EXERCISE AIM
Your answer should consist only of the lines below from the one with "It has state" through the one with "Can states q1", copied exactly.

──────── INPUT DATA

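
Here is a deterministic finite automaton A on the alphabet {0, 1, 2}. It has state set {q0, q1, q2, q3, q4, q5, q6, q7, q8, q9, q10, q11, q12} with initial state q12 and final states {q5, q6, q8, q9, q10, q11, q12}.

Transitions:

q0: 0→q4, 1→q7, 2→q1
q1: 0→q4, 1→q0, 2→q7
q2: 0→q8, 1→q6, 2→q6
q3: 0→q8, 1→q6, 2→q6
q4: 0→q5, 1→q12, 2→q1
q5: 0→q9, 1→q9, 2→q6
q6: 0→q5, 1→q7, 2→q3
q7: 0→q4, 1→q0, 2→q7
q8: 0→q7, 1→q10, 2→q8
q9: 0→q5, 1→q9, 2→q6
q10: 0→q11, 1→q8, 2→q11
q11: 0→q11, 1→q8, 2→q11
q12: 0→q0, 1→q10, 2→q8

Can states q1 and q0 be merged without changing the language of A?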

────────────────
──────── INPUT DATA

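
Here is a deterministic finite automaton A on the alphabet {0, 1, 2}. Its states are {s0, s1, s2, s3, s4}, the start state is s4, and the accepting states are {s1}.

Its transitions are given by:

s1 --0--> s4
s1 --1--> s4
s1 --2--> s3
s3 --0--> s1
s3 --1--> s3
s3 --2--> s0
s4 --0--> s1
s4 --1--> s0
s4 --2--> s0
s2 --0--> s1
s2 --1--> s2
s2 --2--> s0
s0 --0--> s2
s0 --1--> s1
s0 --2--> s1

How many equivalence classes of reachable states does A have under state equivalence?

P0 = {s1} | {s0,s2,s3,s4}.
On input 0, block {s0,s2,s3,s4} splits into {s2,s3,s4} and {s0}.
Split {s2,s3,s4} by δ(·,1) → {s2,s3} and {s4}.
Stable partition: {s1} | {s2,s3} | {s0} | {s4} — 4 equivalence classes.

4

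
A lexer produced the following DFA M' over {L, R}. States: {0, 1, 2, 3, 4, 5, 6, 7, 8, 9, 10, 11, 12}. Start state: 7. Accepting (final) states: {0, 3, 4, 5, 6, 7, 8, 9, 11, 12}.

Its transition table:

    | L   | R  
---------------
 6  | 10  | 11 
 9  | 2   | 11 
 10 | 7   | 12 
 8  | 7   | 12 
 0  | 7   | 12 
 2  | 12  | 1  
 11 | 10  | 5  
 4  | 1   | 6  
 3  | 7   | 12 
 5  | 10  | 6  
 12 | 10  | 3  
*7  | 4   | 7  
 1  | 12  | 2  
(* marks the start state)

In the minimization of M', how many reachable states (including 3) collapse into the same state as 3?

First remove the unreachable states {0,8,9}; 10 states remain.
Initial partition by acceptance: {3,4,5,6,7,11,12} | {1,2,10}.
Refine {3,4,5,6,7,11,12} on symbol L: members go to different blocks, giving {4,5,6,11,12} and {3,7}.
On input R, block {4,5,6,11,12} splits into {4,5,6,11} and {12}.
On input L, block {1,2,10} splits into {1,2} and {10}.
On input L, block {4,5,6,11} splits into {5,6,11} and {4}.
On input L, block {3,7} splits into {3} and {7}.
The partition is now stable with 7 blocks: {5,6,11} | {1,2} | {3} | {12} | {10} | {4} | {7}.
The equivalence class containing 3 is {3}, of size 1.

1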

────────────────

EXERCISE OUTPUT
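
Here is a deterministic finite automaton A on the alphabet {0, 1, 2}. It has state set {q0, q1, q2, q3, q4, q5, q6, q7, q8, q9, q10, q11, q12} with initial state q12 and final states {q5, q6, q8, q9, q10, q11, q12}.

Transitions:

q0: 0→q4, 1→q7, 2→q1
q1: 0→q4, 1→q0, 2→q7
q2: 0→q8, 1→q6, 2→q6
q3: 0→q8, 1→q6, 2→q6
q4: 0→q5, 1→q12, 2→q1
q5: 0→q9, 1→q9, 2→q6
q6: 0→q5, 1→q7, 2→q3
q7: 0→q4, 1→q0, 2→q7
q8: 0→q7, 1→q10, 2→q8
q9: 0→q5, 1→q9, 2→q6
q10: 0→q11, 1→q8, 2→q11
q11: 0→q11, 1→q8, 2→q11
q12: 0→q0, 1→q10, 2→q8

Can states q1 and q0 be merged without changing the language of A?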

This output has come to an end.